> _Aim of the task_: The answer should consist of all the records, written out word for word.
(Supplied records)
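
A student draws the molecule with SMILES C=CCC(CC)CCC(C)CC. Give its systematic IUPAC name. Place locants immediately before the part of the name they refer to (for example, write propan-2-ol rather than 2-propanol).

The longest carbon chain that includes the multiple bond has 9 carbons, so the parent hydride is nonane.
The chain contains a C=C double bond, so the unsaturation ending is -ene.
Choose the numbering such that numbering from this end puts the double bond at C-1 rather than C-8.
That gives the double bond between C-1 and C-2; an ethyl group at C-4; a methyl group at C-7.
Substituent prefixes are cited in alphabetical order (multiplying prefixes like di-/tri- are ignored for ordering).
Assembling the pieces gives 4-ethyl-7-methylnon-1-ene.

4-ethyl-7-methylnon-1-ene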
(End Supplied records)
> _Output of the task_:
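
A student draws the molecule with SMILES C=CCC(CC)CCC(C)CC. Give its systematic IUPAC name. Place locants immediately before the part of the name they refer to (for example, write propan-2-ol rather than 2-propanol).

The longest carbon chain that includes the multiple bond has 9 carbons, so the parent hydride is nonane.
The chain contains a C=C double bond, so the unsaturation ending is -ene.
Choose the numbering such that numbering from this end puts the double bond at C-1 rather than C-8.
That gives the double bond between C-1 and C-2; an ethyl group at C-4; a methyl group at C-7.
Substituent prefixes are cited in alphabetical order (multiplying prefixes like di-/tri- are ignored for ordering).
Assembling the pieces gives 4-ethyl-7-methylnon-1-ene.

4-ethyl-7-methylnon-1-ene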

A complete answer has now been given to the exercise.